▶ WHAT TO DO
Transcribe the records that follow, keeping every word as it stands.

------ TASK INPUT

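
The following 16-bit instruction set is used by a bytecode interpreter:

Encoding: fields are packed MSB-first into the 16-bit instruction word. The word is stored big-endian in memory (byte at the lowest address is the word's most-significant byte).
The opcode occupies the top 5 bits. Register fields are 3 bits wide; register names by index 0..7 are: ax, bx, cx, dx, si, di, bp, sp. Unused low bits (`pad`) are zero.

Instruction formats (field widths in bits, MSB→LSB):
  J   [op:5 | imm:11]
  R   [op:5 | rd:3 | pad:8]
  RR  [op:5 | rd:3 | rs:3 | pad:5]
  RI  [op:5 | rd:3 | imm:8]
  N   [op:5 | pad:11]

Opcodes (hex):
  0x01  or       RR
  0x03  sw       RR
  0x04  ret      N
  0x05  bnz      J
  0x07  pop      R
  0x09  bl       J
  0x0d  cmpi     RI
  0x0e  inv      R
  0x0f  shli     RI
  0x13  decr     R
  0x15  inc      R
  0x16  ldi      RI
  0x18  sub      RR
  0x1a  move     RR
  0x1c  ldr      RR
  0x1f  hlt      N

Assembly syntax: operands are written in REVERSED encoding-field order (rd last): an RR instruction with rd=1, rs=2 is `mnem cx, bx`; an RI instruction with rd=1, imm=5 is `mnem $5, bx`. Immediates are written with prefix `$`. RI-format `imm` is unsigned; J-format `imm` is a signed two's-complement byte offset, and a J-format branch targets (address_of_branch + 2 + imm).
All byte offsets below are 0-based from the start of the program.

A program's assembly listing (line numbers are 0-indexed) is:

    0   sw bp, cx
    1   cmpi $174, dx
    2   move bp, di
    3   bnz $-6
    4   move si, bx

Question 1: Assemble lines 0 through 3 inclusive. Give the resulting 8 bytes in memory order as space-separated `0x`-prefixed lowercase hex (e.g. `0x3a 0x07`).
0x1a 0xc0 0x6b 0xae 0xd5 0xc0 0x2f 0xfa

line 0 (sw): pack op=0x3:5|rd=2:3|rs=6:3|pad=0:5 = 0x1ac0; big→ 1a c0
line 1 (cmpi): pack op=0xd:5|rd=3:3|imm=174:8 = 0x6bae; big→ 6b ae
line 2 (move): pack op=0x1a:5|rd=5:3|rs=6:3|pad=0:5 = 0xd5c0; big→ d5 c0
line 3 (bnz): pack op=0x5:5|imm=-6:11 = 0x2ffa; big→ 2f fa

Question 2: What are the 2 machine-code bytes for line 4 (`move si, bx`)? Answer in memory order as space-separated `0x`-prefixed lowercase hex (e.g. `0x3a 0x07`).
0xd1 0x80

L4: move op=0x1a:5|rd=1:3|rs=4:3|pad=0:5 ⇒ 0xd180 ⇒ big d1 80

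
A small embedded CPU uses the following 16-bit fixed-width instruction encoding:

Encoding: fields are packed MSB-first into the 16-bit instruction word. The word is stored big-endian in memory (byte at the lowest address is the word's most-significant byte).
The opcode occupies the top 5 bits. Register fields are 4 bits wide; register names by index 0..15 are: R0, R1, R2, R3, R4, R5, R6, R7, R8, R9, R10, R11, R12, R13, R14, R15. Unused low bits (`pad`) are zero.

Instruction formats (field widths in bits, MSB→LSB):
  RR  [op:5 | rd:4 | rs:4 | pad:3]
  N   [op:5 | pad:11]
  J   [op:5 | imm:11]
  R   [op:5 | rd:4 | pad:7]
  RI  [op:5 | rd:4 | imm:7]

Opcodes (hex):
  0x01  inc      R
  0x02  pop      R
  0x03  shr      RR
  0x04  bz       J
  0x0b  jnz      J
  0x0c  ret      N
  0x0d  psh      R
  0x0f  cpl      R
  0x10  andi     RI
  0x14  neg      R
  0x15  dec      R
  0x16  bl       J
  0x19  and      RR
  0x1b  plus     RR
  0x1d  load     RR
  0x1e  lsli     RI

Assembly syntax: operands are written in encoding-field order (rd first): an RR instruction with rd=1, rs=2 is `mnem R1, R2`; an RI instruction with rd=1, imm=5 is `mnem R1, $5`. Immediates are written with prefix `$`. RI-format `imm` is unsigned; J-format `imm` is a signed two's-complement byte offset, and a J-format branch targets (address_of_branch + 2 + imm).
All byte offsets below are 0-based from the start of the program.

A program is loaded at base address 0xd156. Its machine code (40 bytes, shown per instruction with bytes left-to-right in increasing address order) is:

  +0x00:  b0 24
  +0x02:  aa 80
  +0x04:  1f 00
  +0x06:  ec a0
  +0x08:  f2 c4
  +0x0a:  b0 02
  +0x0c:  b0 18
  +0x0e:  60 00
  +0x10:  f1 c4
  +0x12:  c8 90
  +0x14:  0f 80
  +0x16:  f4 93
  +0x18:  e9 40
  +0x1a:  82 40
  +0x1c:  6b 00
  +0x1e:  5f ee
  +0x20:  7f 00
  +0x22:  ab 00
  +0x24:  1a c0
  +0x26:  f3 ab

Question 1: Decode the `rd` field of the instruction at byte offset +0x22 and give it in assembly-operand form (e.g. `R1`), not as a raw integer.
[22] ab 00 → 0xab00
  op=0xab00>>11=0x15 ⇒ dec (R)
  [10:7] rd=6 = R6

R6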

------------

▶ RESPONSE AREA
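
The following 16-bit instruction set is used by a bytecode interpreter:

Encoding: fields are packed MSB-first into the 16-bit instruction word. The word is stored big-endian in memory (byte at the lowest address is the word's most-significant byte).
The opcode occupies the top 5 bits. Register fields are 3 bits wide; register names by index 0..7 are: ax, bx, cx, dx, si, di, bp, sp. Unused low bits (`pad`) are zero.

Instruction formats (field widths in bits, MSB→LSB):
  J   [op:5 | imm:11]
  R   [op:5 | rd:3 | pad:8]
  RR  [op:5 | rd:3 | rs:3 | pad:5]
  RI  [op:5 | rd:3 | imm:8]
  N   [op:5 | pad:11]

Opcodes (hex):
  0x01  or       RR
  0x03  sw       RR
  0x04  ret      N
  0x05  bnz      J
  0x07  pop      R
  0x09  bl       J
  0x0d  cmpi     RI
  0x0e  inv      R
  0x0f  shli     RI
  0x13  decr     R
  0x15  inc      R
  0x16  ldi      RI
  0x18  sub      RR
  0x1a  move     RR
  0x1c  ldr      RR
  0x1f  hlt      N

Assembly syntax: operands are written in REVERSED encoding-field order (rd last): an RR instruction with rd=1, rs=2 is `mnem cx, bx`; an RI instruction with rd=1, imm=5 is `mnem $5, bx`. Immediates are written with prefix `$`. RI-format `imm` is unsigned; J-format `imm` is a signed two's-complement byte offset, and a J-format branch targets (address_of_branch + 2 + imm).
All byte offsets below are 0-based from the start of the program.

A program's assembly listing (line numbers are 0-indexed) is:

    0   sw bp, cx
    1   cmpi $174, dx
    2   move bp, di
    3   bnz $-6
    4   move si, bx

Question 1: Assemble lines 0 through 3 inclusive. Give the resulting 8 bytes in memory order as space-separated `0x`-prefixed lowercase hex (e.g. `0x3a 0x07`).
0x1a 0xc0 0x6b 0xae 0xd5 0xc0 0x2f 0xfa

line 0 (sw): pack op=0x3:5|rd=2:3|rs=6:3|pad=0:5 = 0x1ac0; big→ 1a c0
line 1 (cmpi): pack op=0xd:5|rd=3:3|imm=174:8 = 0x6bae; big→ 6b ae
line 2 (move): pack op=0x1a:5|rd=5:3|rs=6:3|pad=0:5 = 0xd5c0; big→ d5 c0
line 3 (bnz): pack op=0x5:5|imm=-6:11 = 0x2ffa; big→ 2f fa

Question 2: What are the 2 machine-code bytes for line 4 (`move si, bx`)? Answer in memory order as space-separated `0x`-prefixed lowercase hex (e.g. `0x3a 0x07`).
0xd1 0x80

L4: move op=0x1a:5|rd=1:3|rs=4:3|pad=0:5 ⇒ 0xd180 ⇒ big d1 80

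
A small embedded CPU uses the following 16-bit fixed-width instruction encoding:

Encoding: fields are packed MSB-first into the 16-bit instruction word. The word is stored big-endian in memory (byte at the lowest address is the word's most-significant byte).
The opcode occupies the top 5 bits. Register fields are 4 bits wide; register names by index 0..15 are: R0, R1, R2, R3, R4, R5, R6, R7, R8, R9, R10, R11, R12, R13, R14, R15. Unused low bits (`pad`) are zero.

Instruction formats (field widths in bits, MSB→LSB):
  RR  [op:5 | rd:4 | rs:4 | pad:3]
  N   [op:5 | pad:11]
  J   [op:5 | imm:11]
  R   [op:5 | rd:4 | pad:7]
  RI  [op:5 | rd:4 | imm:7]

Opcodes (hex):
  0x01  inc      R
  0x02  pop      R
  0x03  shr      RR
  0x04  bz       J
  0x0b  jnz      J
  0x0c  ret      N
  0x0d  psh      R
  0x0f  cpl      R
  0x10  andi     RI
  0x14  neg      R
  0x15  dec      R
  0x16  bl       J
  0x19  and      RR
  0x1b  plus     RR
  0x1d  load     RR
  0x1e  lsli     RI

Assembly syntax: operands are written in encoding-field order (rd first): an RR instruction with rd=1, rs=2 is `mnem R1, R2`; an RI instruction with rd=1, imm=5 is `mnem R1, $5`. Immediates are written with prefix `$`. RI-format `imm` is unsigned; J-format `imm` is a signed two's-complement byte offset, and a J-format branch targets (address_of_branch + 2 + imm).
All byte offsets below are 0-based from the start of the program.

A program is loaded at base address 0xd156. Its machine code (40 bytes, shown per instruction with bytes left-to-right in increasing address order) is:

  +0x00:  b0 24
  +0x02:  aa 80
  +0x04:  1f 00
  +0x06:  ec a0
  +0x08:  f2 c4
  +0x0a:  b0 02
  +0x0c:  b0 18
  +0x0e:  60 00
  +0x10:  f1 c4
  +0x12:  c8 90
  +0x14:  0f 80
  +0x16:  f4 93
  +0x18:  e9 40
  +0x1a:  82 40
  +0x1c:  6b 00
  +0x1e:  5f ee
  +0x20:  7f 00
  +0x22:  ab 00
  +0x24:  1a c0
  +0x26:  f3 ab

Question 1: Decode the `rd` field of the instruction at byte offset +0x22 and give it in assembly-operand form (e.g. `R1`), not as a raw integer.
[22] ab 00 → 0xab00
  op=0xab00>>11=0x15 ⇒ dec (R)
  [10:7] rd=6 = R6

R6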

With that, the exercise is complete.